* [Aim of the exercise] Reproduce, word for word, every line starting at the line that contains "4)·(u + 3)²ᵏ⁺¹." and ending with the final line of the entries.

[Supplied material — start]

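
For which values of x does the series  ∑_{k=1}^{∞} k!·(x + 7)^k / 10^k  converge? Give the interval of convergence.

By the ratio test, |a_{k+1}/a_k| = (k+1) · 1/10 → ∞.
Since the ratio → ∞, the series diverges for every x ≠ -7, and R = 0.

{-7}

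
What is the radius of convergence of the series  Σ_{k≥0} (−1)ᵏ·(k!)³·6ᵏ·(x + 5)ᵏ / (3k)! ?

Apply the ratio test: |a_{k+1}| / |a_k| = (k+1)³/[(3k+1)·(3k+2)·(3k+3)] · 6, which tends to 2/9 as k → ∞.
Thus R = 1/(2/9) = 9/2.

R = 9/2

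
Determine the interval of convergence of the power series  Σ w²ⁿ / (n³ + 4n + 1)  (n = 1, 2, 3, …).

[-1, 1]

By the ratio test, |a_{n+1}/a_n| = (n³ + 4n + 1)/((n+1)³ + 4(n+1) + 1) → 1.
Since the exponent of w increases by 2 each term, convergence requires |w|² < 1, hence R = 1.
Endpoint w = 1: the series is dominated by a constant times Σ 1/n³, which converges (p = 3 > 1).
Check w = -1: absolute convergence follows by limit comparison with Σ 1/n³.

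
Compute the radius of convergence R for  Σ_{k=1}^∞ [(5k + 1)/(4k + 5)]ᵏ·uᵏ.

Root test: |a_k|^(1/k) = (5k + 1)/(4k + 5) → 5/4.
Convergence for |u| · 5/4 < 1, i.e. |u| < 4/5. So R = 4/5.

R = 4/5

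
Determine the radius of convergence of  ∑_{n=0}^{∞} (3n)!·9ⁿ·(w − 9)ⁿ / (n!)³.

The ratio of consecutive coefficients is (3n+1)·(3n+2)·(3n+3)/(n+1)³ · 9 → 243.
Convergence for |w − 9| · 243 < 1, i.e. |w − 9| < 1/243. So R = 1/243.

R = 1/243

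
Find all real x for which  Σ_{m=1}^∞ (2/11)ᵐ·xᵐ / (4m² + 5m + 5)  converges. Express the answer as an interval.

[-11/2, 11/2]

Ratio test: |a_{m+1}/a_m| = [(4m² + 5m + 5)/(4(m+1)² + 5(m+1) + 5)] · 2/11 → 2/11 as m → ∞.
Hence the series converges for |x| < 1/(2/11) = 11/2, so the radius of convergence is 11/2.
When x = 11/2, the series is dominated by a constant times Σ 1/m², which converges (p = 2 > 1).
At x = -11/2: the series is dominated by a constant times Σ 1/m², which converges (p = 2 > 1).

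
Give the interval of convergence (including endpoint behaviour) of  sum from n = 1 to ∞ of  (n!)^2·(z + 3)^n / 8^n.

The ratio of consecutive coefficients is (n+1)² · 1/8 → ∞.
Since the ratio → ∞, the series diverges for every z ≠ -3, and R = 0.

{-3}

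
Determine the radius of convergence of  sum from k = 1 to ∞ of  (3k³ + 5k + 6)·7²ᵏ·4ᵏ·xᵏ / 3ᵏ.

R = 3/196

Ratio test: |a_{k+1}/a_k| = [(3(k+1)³ + 5(k+1) + 6)/(3k³ + 5k + 6)] · 49·4/3 → 196/3 as k → ∞.
Thus R = 1/(196/3) = 3/196.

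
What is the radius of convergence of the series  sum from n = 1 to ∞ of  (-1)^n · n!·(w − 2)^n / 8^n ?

The ratio of consecutive coefficients is (n+1) · 1/8 → ∞.
The ratio grows without bound, so the series diverges whenever (w − 2) ≠ 0; it converges only at w = 2. R = 0.

R = 0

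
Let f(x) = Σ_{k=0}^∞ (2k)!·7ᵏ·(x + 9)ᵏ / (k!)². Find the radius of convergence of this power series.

The ratio of consecutive coefficients is (2k+1)·(2k+2)/(k+1)² · 7 → 28.
The series converges when 28 · |x + 9| < 1, giving R = 1/28.

R = 1/28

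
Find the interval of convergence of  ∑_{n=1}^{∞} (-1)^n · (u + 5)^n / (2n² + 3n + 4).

[-6, -4]

Apply the ratio test: |a_{n+1}| / |a_n| = (2n² + 3n + 4)/(2(n+1)² + 3(n+1) + 4), which tends to 1 as n → ∞.
Convergence for |u + 5| < 1, so R = 1.
Check u = -4: the terms are on the order of 1/n², so the series converges absolutely by comparison with the p-series (p = 2 > 1).
Endpoint u = -6: absolute convergence follows by limit comparison with Σ 1/n².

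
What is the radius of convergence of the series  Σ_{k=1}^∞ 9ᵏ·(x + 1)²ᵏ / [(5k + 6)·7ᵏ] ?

The ratio of consecutive coefficients is [(5k + 6)/(5(k+1) + 6)] · 9/7 → 9/7.
Writing y = (x + 1)², the series in y has radius 7/9, so |x + 1| < √(7/9) and R = √7/3.

R = √7/3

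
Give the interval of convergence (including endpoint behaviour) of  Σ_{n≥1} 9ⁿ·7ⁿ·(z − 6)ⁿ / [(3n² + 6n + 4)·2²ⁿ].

[374/63, 382/63]

The ratio of consecutive coefficients is [(3n² + 6n + 4)/(3(n+1)² + 6(n+1) + 4)] · 9·7/4 → 63/4.
Thus R = 1/(63/4) = 4/63.
Check z = 382/63: the series is dominated by a constant times Σ 1/n², which converges (p = 2 > 1).
Endpoint z = 374/63: the series is dominated by a constant times Σ 1/n², which converges (p = 2 > 1).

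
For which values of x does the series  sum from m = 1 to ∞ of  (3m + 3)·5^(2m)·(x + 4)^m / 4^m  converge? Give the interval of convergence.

By the ratio test, |a_{m+1}/a_m| = [(3(m+1) + 3)/(3m + 3)] · 25/4 → 25/4.
Thus R = 1/(25/4) = 4/25.
When x = -96/25, the terms do not tend to 0, so the series diverges.
At x = -104/25: the m-th term does not approach 0; divergence by the term test.

(-104/25, -96/25)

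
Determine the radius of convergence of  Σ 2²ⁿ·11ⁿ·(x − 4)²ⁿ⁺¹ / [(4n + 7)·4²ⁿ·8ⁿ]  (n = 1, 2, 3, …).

By the ratio test, |a_{n+1}/a_n| = [(4n + 7)/(4(n+1) + 7)] · 4·11/(16·8) → 11/32.
Writing y = (x − 4)², the series in y has radius 32/11, so |x − 4| < √(32/11) and R = 4√22/11.

R = 4√22/11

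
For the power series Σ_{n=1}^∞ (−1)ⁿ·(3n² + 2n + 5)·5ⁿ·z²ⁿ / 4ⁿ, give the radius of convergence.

By the ratio test, |a_{n+1}/a_n| = [(3(n+1)² + 2(n+1) + 5)/(3n² + 2n + 5)] · 5/4 → 5/4.
Successive powers of z differ by 2, so the series converges when |z|² · 5/4 < 1, i.e. |z| < √(4/5). So R = 2√5/5.

R = 2√5/5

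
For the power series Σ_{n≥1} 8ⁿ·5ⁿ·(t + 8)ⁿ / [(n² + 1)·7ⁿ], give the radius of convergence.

R = 7/40

Ratio test: |a_{n+1}/a_n| = [(n² + 1)/((n+1)² + 1)] · 8·5/7 → 40/7 as n → ∞.
Hence the series converges for |t + 8| < 1/(40/7) = 7/40, so the radius of convergence is 7/40.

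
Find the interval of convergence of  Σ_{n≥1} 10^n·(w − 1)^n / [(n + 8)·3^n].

Apply the ratio test: |a_{n+1}| / |a_n| = [(n + 8)/((n+1) + 8)] · 10/3, which tends to 10/3 as n → ∞.
Thus R = 1/(10/3) = 3/10.
When w = 13/10, the terms are asymptotic to a nonzero constant times 1/n, so the series diverges by limit comparison with Σ 1/n.
Endpoint w = 7/10: an alternating series whose terms decrease to 0 in absolute value, so it converges by the Leibniz criterion.

[7/10, 13/10)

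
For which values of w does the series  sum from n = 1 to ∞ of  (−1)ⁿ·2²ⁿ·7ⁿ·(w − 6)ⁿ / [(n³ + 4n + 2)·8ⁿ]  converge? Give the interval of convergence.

Apply the ratio test: |a_{n+1}| / |a_n| = [(n³ + 4n + 2)/((n+1)³ + 4(n+1) + 2)] · 4·7/8, which tends to 7/2 as n → ∞.
Thus R = 1/(7/2) = 2/7.
Endpoint w = 44/7: absolute convergence follows by limit comparison with Σ 1/n³.
When w = 40/7, the series is dominated by a constant times Σ 1/n³, which converges (p = 3 > 1).

[40/7, 44/7]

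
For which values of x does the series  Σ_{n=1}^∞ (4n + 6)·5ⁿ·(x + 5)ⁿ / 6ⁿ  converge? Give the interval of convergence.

Apply the ratio test: |a_{n+1}| / |a_n| = [(4(n+1) + 6)/(4n + 6)] · 5/6, which tends to 5/6 as n → ∞.
Thus R = 1/(5/6) = 6/5.
At x = -19/5: the n-th term does not approach 0; divergence by the term test.
At x = -31/5: the terms do not tend to 0, so the series diverges.

(-31/5, -19/5)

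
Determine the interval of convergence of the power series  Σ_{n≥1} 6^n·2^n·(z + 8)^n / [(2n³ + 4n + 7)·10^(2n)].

[-49/3, 1/3]

Apply the ratio test: |a_{n+1}| / |a_n| = [(2n³ + 4n + 7)/(2(n+1)³ + 4(n+1) + 7)] · 6·2/100, which tends to 3/25 as n → ∞.
Hence the series converges for |z + 8| < 1/(3/25) = 25/3, so the radius of convergence is 25/3.
Check z = 1/3: the series is dominated by a constant times Σ 1/n³, which converges (p = 3 > 1).
When z = -49/3, the terms are on the order of 1/n³, so the series converges absolutely by comparison with the p-series (p = 3 > 1).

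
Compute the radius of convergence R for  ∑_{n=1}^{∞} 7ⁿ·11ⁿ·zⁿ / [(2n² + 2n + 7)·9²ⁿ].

R = 81/77

The ratio of consecutive coefficients is [(2n² + 2n + 7)/(2(n+1)² + 2(n+1) + 7)] · 7·11/81 → 77/81.
Hence the series converges for |z| < 1/(77/81) = 81/77, so the radius of convergence is 81/77.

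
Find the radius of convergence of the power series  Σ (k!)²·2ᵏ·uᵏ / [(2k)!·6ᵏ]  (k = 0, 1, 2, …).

R = 12

Apply the ratio test: |a_{k+1}| / |a_k| = (k+1)²/[(2k+1)·(2k+2)] · 2/6, which tends to 1/12 as k → ∞.
Thus R = 1/(1/12) = 12.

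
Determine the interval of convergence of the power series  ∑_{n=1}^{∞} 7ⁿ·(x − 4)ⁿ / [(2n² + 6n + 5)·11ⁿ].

[17/7, 39/7]

The ratio of consecutive coefficients is [(2n² + 6n + 5)/(2(n+1)² + 6(n+1) + 5)] · 7/11 → 7/11.
The series converges when 7/11 · |x − 4| < 1, giving R = 11/7.
Check x = 39/7: the series is dominated by a constant times Σ 1/n², which converges (p = 2 > 1).
Check x = 17/7: absolute convergence follows by limit comparison with Σ 1/n².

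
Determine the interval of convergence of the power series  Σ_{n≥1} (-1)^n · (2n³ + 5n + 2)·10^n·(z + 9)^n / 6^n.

Apply the ratio test: |a_{n+1}| / |a_n| = [(2(n+1)³ + 5(n+1) + 2)/(2n³ + 5n + 2)] · 10/6, which tends to 5/3 as n → ∞.
Thus R = 1/(5/3) = 3/5.
When z = -42/5, the terms do not tend to 0, so the series diverges.
Endpoint z = -48/5: the terms have absolute value of order n³, which does not tend to 0, so the series diverges by the divergence test.

(-48/5, -42/5)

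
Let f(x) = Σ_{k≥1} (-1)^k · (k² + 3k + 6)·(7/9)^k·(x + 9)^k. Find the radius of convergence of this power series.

R = 9/7

Ratio test: |a_{k+1}/a_k| = [((k+1)² + 3(k+1) + 6)/(k² + 3k + 6)] · 7/9 → 7/9 as k → ∞.
Hence the series converges for |x + 9| < 1/(7/9) = 9/7, so the radius of convergence is 9/7.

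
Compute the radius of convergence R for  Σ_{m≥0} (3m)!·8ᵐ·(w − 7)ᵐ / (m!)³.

R = 1/216

Apply the ratio test: |a_{m+1}| / |a_m| = (3m+1)·(3m+2)·(3m+3)/(m+1)³ · 8, which tends to 216 as m → ∞.
The series converges when 216 · |w − 7| < 1, giving R = 1/216.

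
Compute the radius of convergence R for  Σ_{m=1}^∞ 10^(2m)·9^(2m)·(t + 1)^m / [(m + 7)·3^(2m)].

R = 1/900

By the ratio test, |a_{m+1}/a_m| = [(m + 7)/((m+1) + 7)] · 100·81/9 → 900.
Thus R = 1/(900) = 1/900.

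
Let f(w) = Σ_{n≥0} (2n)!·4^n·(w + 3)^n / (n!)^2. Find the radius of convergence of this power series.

R = 1/16

By the ratio test, |a_{n+1}/a_n| = (2n+1)·(2n+2)/(n+1)² · 4 → 16.
The series converges when 16 · |w + 3| < 1, giving R = 1/16.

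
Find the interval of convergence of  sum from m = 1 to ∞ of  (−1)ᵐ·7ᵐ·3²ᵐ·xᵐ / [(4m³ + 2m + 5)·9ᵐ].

By the ratio test, |a_{m+1}/a_m| = [(4m³ + 2m + 5)/(4(m+1)³ + 2(m+1) + 5)] · 7·9/9 → 7.
Hence the series converges for |x| < 1/(7) = 1/7, so the radius of convergence is 1/7.
At x = 1/7: the terms are on the order of 1/m³, so the series converges absolutely by comparison with the p-series (p = 3 > 1).
Check x = -1/7: absolute convergence follows by limit comparison with Σ 1/m³.

[-1/7, 1/7]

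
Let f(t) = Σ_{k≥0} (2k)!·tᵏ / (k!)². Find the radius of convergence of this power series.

R = 1/4

Ratio test: |a_{k+1}/a_k| = (2k+1)·(2k+2)/(k+1)² → 4 as k → ∞.
The series converges when 4 · |t| < 1, giving R = 1/4.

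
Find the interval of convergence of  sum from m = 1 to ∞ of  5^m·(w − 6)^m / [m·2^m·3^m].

[24/5, 36/5)

Apply the ratio test: |a_{m+1}| / |a_m| = [m/(m+1)] · 5/(2·3), which tends to 5/6 as m → ∞.
Thus R = 1/(5/6) = 6/5.
At w = 36/5: the terms behave like c/m; limit comparison with the harmonic series gives divergence.
Check w = 24/5: an alternating series whose terms decrease to 0 in absolute value, so it converges by the Leibniz criterion.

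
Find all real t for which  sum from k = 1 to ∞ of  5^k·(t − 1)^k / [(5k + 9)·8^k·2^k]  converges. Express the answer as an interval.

[-11/5, 21/5)

The ratio of consecutive coefficients is [(5k + 9)/(5(k+1) + 9)] · 5/(8·2) → 5/16.
Convergence for |t − 1| · 5/16 < 1, i.e. |t − 1| < 16/5. So R = 16/5.
At t = 21/5: the terms behave like c/k; limit comparison with the harmonic series gives divergence.
Endpoint t = -11/5: convergence follows from the alternating series test (terms decrease monotonically to 0).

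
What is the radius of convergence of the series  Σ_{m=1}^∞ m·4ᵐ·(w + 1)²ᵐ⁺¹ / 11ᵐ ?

R = √11/2

Ratio test: |a_{m+1}/a_m| = [(m+1)/m] · 4/11 → 4/11 as m → ∞.
Writing y = (w + 1)², the series in y has radius 11/4, so |w + 1| < √(11/4) and R = √11/2.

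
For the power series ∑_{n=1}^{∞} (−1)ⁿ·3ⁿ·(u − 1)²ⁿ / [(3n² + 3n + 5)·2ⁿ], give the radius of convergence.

By the ratio test, |a_{n+1}/a_n| = [(3n² + 3n + 5)/(3(n+1)² + 3(n+1) + 5)] · 3/2 → 3/2.
Writing y = (u − 1)², the series in y has radius 2/3, so |u − 1| < √(2/3) and R = √6/3.

R = √6/3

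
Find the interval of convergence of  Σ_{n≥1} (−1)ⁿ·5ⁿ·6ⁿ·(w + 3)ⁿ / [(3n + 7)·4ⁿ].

Apply the ratio test: |a_{n+1}| / |a_n| = [(3n + 7)/(3(n+1) + 7)] · 5·6/4, which tends to 15/2 as n → ∞.
Thus R = 1/(15/2) = 2/15.
Endpoint w = -43/15: the terms alternate in sign and decrease monotonically to 0 in absolute value (size ~ c/n), so the alternating series test gives convergence.
Check w = -47/15: the terms behave like c/n; limit comparison with the harmonic series gives divergence.

(-47/15, -43/15]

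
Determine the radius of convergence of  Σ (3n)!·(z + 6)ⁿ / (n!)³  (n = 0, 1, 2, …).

R = 1/27

Ratio test: |a_{n+1}/a_n| = (3n+1)·(3n+2)·(3n+3)/(n+1)³ → 27 as n → ∞.
Hence the series converges for |z + 6| < 1/(27) = 1/27, so the radius of convergence is 1/27.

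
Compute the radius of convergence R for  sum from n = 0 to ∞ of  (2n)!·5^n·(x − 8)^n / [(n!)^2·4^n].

R = 1/5

Ratio test: |a_{n+1}/a_n| = (2n+1)·(2n+2)/(n+1)² · 5/4 → 5 as n → ∞.
Convergence for |x − 8| · 5 < 1, i.e. |x − 8| < 1/5. So R = 1/5.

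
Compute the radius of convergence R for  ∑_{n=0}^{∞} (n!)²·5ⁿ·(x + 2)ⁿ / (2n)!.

R = 4/5

Ratio test: |a_{n+1}/a_n| = (n+1)²/[(2n+1)·(2n+2)] · 5 → 5/4 as n → ∞.
The series converges when 5/4 · |x + 2| < 1, giving R = 4/5.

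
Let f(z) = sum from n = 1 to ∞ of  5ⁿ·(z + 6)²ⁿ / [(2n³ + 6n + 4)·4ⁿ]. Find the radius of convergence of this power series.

Ratio test: |a_{n+1}/a_n| = [(2n³ + 6n + 4)/(2(n+1)³ + 6(n+1) + 4)] · 5/4 → 5/4 as n → ∞.
Writing y = (z + 6)², the series in y has radius 4/5, so |z + 6| < √(4/5) and R = 2√5/5.

R = 2√5/5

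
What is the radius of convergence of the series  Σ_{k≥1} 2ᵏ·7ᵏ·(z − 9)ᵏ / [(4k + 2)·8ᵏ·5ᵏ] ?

R = 20/7

The ratio of consecutive coefficients is [(4k + 2)/(4(k+1) + 2)] · 2·7/(8·5) → 7/20.
The series converges when 7/20 · |z − 9| < 1, giving R = 20/7.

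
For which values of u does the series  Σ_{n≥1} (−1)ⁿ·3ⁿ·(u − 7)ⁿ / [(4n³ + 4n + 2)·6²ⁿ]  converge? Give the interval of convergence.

The ratio of consecutive coefficients is [(4n³ + 4n + 2)/(4(n+1)³ + 4(n+1) + 2)] · 3/36 → 1/12.
Convergence for |u − 7| · 1/12 < 1, i.e. |u − 7| < 12. So R = 12.
When u = 19, the terms are on the order of 1/n³, so the series converges absolutely by comparison with the p-series (p = 3 > 1).
When u = -5, absolute convergence follows by limit comparison with Σ 1/n³.

[-5, 19]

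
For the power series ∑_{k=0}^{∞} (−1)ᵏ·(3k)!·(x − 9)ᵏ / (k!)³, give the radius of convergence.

R = 1/27

By the ratio test, |a_{k+1}/a_k| = (3k+1)·(3k+2)·(3k+3)/(k+1)³ → 27.
Thus R = 1/(27) = 1/27.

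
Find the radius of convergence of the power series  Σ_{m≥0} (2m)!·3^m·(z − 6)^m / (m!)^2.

R = 1/12

Ratio test: |a_{m+1}/a_m| = (2m+1)·(2m+2)/(m+1)² · 3 → 12 as m → ∞.
Convergence for |z − 6| · 12 < 1, i.e. |z − 6| < 1/12. So R = 1/12.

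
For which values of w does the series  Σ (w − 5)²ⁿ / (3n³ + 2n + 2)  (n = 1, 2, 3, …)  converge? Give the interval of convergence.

Apply the ratio test: |a_{n+1}| / |a_n| = (3n³ + 2n + 2)/(3(n+1)³ + 2(n+1) + 2), which tends to 1 as n → ∞.
Successive powers of (w − 5) differ by 2, so the series converges when |w − 5|² · 1 < 1, i.e. |w − 5| < √(1) = 1. So R = 1.
Check w = 6: the terms are on the order of 1/n³, so the series converges absolutely by comparison with the p-series (p = 3 > 1).
When w = 4, the series is dominated by a constant times Σ 1/n³, which converges (p = 3 > 1).

[4, 6]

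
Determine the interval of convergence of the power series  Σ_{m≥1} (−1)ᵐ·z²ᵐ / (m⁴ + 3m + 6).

Ratio test: |a_{m+1}/a_m| = (m⁴ + 3m + 6)/((m+1)⁴ + 3(m+1) + 6) → 1 as m → ∞.
Successive powers of z differ by 2, so the series converges when |z|² · 1 < 1, i.e. |z| < √(1) = 1. So R = 1.
Endpoint z = 1: absolute convergence follows by limit comparison with Σ 1/m⁴.
Endpoint z = -1: absolute convergence follows by limit comparison with Σ 1/m⁴.

[-1, 1]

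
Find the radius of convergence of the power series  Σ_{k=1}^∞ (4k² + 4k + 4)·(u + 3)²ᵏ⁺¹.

Ratio test: |a_{k+1}/a_k| = (4(k+1)² + 4(k+1) + 4)/(4k² + 4k + 4) → 1 as k → ∞.
Successive powers of (u + 3) differ by 2, so the series converges when |u + 3|² · 1 < 1, i.e. |u + 3| < √(1) = 1. So R = 1.

R = 1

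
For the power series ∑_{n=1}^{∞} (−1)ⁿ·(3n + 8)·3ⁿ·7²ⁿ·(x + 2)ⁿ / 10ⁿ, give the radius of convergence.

R = 10/147

By the ratio test, |a_{n+1}/a_n| = [(3(n+1) + 8)/(3n + 8)] · 3·49/10 → 147/10.
Thus R = 1/(147/10) = 10/147.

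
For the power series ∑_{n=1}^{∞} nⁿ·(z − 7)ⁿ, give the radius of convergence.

R = 0

By the Cauchy root test, |a_n|^(1/n) = n → ∞.
The root grows without bound, so R = 0 (convergence only at z = 7).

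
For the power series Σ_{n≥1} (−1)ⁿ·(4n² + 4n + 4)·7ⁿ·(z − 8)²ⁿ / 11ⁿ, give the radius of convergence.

R = √77/7

By the ratio test, |a_{n+1}/a_n| = [(4(n+1)² + 4(n+1) + 4)/(4n² + 4n + 4)] · 7/11 → 7/11.
Writing y = (z − 8)², the series in y has radius 11/7, so |z − 8| < √(11/7) and R = √77/7.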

[Supplied material — finish]

* [Written solution]
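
Find the radius of convergence of the power series  Σ_{k=1}^∞ (4k² + 4k + 4)·(u + 3)²ᵏ⁺¹.

Ratio test: |a_{k+1}/a_k| = (4(k+1)² + 4(k+1) + 4)/(4k² + 4k + 4) → 1 as k → ∞.
Successive powers of (u + 3) differ by 2, so the series converges when |u + 3|² · 1 < 1, i.e. |u + 3| < √(1) = 1. So R = 1.

R = 1

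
For the power series ∑_{n=1}^{∞} (−1)ⁿ·(3n + 8)·3ⁿ·7²ⁿ·(x + 2)ⁿ / 10ⁿ, give the radius of convergence.

R = 10/147

By the ratio test, |a_{n+1}/a_n| = [(3(n+1) + 8)/(3n + 8)] · 3·49/10 → 147/10.
Thus R = 1/(147/10) = 10/147.

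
For the power series ∑_{n=1}^{∞} nⁿ·(z − 7)ⁿ, give the radius of convergence.

R = 0

By the Cauchy root test, |a_n|^(1/n) = n → ∞.
The root grows without bound, so R = 0 (convergence only at z = 7).

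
For the power series Σ_{n≥1} (−1)ⁿ·(4n² + 4n + 4)·7ⁿ·(z − 8)²ⁿ / 11ⁿ, give the radius of convergence.

R = √77/7

By the ratio test, |a_{n+1}/a_n| = [(4(n+1)² + 4(n+1) + 4)/(4n² + 4n + 4)] · 7/11 → 7/11.
Writing y = (z − 8)², the series in y has radius 11/7, so |z − 8| < √(11/7) and R = √77/7.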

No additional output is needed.